• What this task involves
Show every line in the material below in which the string "reaction" appears.

• Material provided
------------------------------------------------------------------------

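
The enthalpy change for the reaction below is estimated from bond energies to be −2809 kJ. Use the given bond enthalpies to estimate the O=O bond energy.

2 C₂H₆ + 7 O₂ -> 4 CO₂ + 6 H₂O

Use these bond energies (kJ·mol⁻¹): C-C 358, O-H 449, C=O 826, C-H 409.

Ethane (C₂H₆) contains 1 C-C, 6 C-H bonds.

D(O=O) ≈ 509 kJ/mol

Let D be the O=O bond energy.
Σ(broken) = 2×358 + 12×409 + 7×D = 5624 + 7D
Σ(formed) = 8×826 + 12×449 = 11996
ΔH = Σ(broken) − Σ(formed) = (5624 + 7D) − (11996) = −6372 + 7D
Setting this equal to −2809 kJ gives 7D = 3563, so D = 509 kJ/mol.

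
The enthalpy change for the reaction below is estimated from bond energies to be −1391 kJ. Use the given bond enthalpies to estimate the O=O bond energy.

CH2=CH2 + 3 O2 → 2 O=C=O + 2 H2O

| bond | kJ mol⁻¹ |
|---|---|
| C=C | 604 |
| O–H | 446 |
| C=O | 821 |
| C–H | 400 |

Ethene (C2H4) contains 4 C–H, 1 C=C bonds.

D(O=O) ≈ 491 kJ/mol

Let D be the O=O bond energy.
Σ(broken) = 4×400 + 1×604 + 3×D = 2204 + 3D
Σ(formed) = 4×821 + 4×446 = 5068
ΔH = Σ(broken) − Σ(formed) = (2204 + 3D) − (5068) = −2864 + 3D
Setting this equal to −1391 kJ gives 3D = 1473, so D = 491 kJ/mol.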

------------------------------------------------------------------------

• Task response
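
The enthalpy change for the reaction below is estimated from bond energies to be −2809 kJ. Use the given bond enthalpies to estimate the O=O bond energy.
The enthalpy change for the reaction below is estimated from bond energies to be −1391 kJ. Use the given bond enthalpies to estimate the O=O bond energy.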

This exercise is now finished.